» RECORDS FOR THE EXERCISE:
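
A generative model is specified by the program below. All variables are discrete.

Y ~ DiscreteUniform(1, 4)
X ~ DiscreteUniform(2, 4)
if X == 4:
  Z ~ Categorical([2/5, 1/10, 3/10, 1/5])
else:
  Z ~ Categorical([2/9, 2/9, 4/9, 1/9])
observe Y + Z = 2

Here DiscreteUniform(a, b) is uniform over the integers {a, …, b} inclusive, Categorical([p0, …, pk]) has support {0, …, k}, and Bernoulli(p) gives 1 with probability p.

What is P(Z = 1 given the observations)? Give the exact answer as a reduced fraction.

P(Z = 1 | obs) = 49/125

Enumerate traces; 6 have nonzero weight after conditioning:
  (Y=1, X=2, Z=1) weight 1/54
  (Y=1, X=3, Z=1) weight 1/54
  (Y=1, X=4, Z=1) weight 1/120
  (Y=2, X=2, Z=0) weight 1/54
  (Y=2, X=3, Z=0) weight 1/54
  (Y=2, X=4, Z=0) weight 1/30
Group by Z:
  weight(Z=0) = 19/270
  weight(Z=1) = 49/1080
Total weight = 19/270 + 49/1080 = 25/216
P(Z=0 | obs) = 19/270 / 25/216 = 76/125
P(Z=1 | obs) = 49/1080 / 25/216 = 49/125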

» BRIEF: How many lines of the material above contain the string "Categorical"? Answer with the number only.

» SOLUTION FOR THIS TASK: 3